(SOURCE INFORMATION Opens)

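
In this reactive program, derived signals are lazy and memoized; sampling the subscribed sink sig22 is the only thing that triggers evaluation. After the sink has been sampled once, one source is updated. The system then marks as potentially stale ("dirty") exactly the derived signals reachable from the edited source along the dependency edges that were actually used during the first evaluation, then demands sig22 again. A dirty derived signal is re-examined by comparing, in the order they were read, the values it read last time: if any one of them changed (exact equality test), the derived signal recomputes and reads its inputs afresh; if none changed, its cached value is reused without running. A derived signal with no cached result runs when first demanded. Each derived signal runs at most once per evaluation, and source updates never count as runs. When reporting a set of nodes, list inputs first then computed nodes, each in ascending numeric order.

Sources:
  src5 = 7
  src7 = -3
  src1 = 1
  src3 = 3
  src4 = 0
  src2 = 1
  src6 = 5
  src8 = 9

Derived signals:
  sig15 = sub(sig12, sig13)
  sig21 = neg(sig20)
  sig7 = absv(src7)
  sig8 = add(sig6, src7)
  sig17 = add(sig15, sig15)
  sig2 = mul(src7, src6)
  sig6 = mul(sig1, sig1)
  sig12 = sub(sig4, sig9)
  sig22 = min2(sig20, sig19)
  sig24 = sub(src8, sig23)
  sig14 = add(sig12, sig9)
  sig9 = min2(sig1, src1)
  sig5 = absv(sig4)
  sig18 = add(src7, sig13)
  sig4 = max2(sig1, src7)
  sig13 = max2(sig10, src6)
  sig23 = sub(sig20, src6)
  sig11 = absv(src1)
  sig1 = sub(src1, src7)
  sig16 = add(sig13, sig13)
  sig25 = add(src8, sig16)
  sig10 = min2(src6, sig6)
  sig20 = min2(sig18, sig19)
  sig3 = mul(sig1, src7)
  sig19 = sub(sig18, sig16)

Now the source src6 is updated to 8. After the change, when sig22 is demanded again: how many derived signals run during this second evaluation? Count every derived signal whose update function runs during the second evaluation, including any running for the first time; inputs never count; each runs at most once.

7 derived signals run: sig10, sig13, sig16, sig18, sig19, sig20, sig22.

First demand of the output computes:
  sig1 = sub(1, -3) = 4
  sig6 = mul(4, 4) = 16
  sig10 = min2(5, 16) = 5
  sig13 = max2(5, 5) = 5
  sig16 = add(5, 5) = 10
  sig18 = add(-3, 5) = 2
  sig19 = sub(2, 10) = -8
  sig20 = min2(2, -8) = -8
  sig22 = min2(-8, -8) = -8

After the edit, cleaning proceeds:
  sig10: a read changed (src6 5->8) — executes, giving 8.
  sig13: a read changed (sig10 5->8; src6 5->8) — executes, giving 8.
  sig16: a read changed (sig13 5->8; sig13 5->8) — executes, giving 16.
  sig18: a read changed (sig13 5->8) — executes, giving 5.
  sig19: a read changed (sig18 2->5; sig16 10->16) — executes, giving -11.
  sig20: a read changed (sig18 2->5; sig19 -8->-11) — executes, giving -11.
  sig22: a read changed (sig20 -8->-11; sig19 -8->-11) — executes, giving -11.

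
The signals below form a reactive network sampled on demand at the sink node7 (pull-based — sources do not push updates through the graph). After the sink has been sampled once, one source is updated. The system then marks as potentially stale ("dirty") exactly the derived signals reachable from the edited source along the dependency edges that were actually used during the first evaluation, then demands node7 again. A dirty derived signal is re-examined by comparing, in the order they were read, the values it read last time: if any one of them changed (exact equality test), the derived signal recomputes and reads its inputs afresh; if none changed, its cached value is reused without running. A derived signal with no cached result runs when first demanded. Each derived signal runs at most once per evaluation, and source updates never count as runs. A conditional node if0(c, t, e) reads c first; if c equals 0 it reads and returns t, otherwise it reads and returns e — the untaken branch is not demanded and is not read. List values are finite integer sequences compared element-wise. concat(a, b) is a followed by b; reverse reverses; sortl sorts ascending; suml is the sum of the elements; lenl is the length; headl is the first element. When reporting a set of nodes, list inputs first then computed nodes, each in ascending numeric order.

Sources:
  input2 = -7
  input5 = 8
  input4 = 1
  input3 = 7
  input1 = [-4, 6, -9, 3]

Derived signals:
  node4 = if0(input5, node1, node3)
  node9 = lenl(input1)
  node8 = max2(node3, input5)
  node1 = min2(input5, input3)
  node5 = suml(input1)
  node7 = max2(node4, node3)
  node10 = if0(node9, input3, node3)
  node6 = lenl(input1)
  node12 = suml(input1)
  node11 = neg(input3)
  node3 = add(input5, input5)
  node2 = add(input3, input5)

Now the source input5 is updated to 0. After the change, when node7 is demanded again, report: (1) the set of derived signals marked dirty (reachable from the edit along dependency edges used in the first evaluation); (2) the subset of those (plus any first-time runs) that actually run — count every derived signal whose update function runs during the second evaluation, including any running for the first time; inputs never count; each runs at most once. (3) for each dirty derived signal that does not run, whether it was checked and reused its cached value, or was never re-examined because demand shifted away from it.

Dirty set: node3, node4, node7.
Run set: node1, node3, node4, node7 (4 run).
All dirty derived signals ended up running.
The important point: the flipped condition pulls in fresh nodes; node1 runs for the first time.

Initial pass — values computed on the first demand:
  node3 = add(8, 8) = 16
  node4 = if0(input5=8 -> else branch node3) = 16
  node7 = max2(16, 16) = 16

Second demand — change propagation:
  node1: newly demanded (no cache) — executes and yields 0.
  node3: re-runs because input5 8->0; input5 8->0; new result 0.
  node4: re-runs because input5 8->0; node3 16->0; new result 0.
  node7: re-runs because node4 16->0; node3 16->0; new result 0.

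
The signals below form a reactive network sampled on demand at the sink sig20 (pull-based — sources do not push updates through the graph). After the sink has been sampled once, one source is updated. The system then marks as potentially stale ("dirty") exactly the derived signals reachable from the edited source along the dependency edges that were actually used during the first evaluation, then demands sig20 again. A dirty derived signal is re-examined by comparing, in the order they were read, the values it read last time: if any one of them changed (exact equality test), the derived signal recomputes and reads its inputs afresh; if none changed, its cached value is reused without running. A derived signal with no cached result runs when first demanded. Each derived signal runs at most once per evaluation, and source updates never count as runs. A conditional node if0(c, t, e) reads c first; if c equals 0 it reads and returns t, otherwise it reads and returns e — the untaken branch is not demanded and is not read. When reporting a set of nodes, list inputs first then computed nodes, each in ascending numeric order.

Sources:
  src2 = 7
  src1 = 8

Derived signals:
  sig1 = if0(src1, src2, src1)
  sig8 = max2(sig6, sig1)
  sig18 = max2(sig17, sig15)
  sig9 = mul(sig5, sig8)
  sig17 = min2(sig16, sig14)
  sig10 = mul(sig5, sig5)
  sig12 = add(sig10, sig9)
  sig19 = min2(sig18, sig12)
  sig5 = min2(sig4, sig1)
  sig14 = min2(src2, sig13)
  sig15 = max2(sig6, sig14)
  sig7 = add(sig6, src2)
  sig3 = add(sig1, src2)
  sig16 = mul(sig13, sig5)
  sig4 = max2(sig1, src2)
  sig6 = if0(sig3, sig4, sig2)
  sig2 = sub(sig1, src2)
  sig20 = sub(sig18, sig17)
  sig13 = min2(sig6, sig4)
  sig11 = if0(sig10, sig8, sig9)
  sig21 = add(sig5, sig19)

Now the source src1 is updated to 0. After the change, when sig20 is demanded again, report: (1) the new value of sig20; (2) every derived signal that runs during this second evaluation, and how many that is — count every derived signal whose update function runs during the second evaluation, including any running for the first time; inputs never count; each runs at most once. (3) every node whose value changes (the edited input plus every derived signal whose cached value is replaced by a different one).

sig20 now evaluates to 0.
Run set: sig1, sig2, sig3, sig4, sig5, sig6, sig13, sig14, sig15, sig16, sig17, sig18, sig20 (13 run).
Changed values: src1, sig1, sig2, sig3, sig4, sig5, sig6, sig13, sig14, sig15, sig16, sig17, sig18.

Initial pass — values computed on the first demand:
  sig1 = if0(src1=8 -> else branch src1) = 8
  sig2 = sub(8, 7) = 1
  sig3 = add(8, 7) = 15
  sig4 = max2(8, 7) = 8
  sig5 = min2(8, 8) = 8
  sig6 = if0(sig3=15 -> else branch sig2) = 1
  sig13 = min2(1, 8) = 1
  sig14 = min2(7, 1) = 1
  sig15 = max2(1, 1) = 1
  sig16 = mul(1, 8) = 8
  sig17 = min2(8, 1) = 1
  sig18 = max2(1, 1) = 1
  sig20 = sub(1, 1) = 0

Second demand — change propagation:
  sig1: re-runs because src1 8->0; src1 8->0; new result 7.
  sig2: re-runs because sig1 8->7; new result 0.
  sig3: re-runs because sig1 8->7; new result 14.
  sig4: re-runs because sig1 8->7; new result 7.
  sig5: re-runs because sig4 8->7; sig1 8->7; new result 7.
  sig6: re-runs because sig3 15->14; sig2 1->0; new result 0.
  sig13: re-runs because sig6 1->0; sig4 8->7; new result 0.
  sig14: re-runs because sig13 1->0; new result 0.
  sig15: re-runs because sig6 1->0; sig14 1->0; new result 0.
  sig16: re-runs because sig13 1->0; sig5 8->7; new result 0.
  sig17: re-runs because sig16 8->0; sig14 1->0; new result 0.
  sig18: re-runs because sig17 1->0; sig15 1->0; new result 0.
  sig20: re-runs because sig18 1->0; sig17 1->0; new result 0 (unchanged).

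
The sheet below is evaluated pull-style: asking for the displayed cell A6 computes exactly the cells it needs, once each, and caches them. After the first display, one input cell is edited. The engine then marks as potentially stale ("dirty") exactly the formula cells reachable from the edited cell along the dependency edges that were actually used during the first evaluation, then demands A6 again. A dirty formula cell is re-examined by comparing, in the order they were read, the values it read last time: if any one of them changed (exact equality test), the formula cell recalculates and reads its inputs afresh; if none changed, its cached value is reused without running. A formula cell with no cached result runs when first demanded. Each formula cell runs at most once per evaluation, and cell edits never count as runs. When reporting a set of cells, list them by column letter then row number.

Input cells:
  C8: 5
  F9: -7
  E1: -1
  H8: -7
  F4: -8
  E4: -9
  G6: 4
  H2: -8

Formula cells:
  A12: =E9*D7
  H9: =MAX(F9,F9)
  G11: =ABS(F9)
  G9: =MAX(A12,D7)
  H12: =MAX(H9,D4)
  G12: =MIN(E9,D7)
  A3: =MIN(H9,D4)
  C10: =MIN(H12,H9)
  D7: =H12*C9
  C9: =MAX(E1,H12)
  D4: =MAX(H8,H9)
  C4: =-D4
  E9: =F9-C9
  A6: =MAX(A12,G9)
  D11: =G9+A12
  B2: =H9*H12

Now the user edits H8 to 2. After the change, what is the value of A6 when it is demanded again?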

(SOURCE INFORMATION Closes)

PROBLEM REQUIREMENTS :: Looking at the data above, state how many of its lines contain the word "suml", and give nothing but that number.

ANSWER :: 3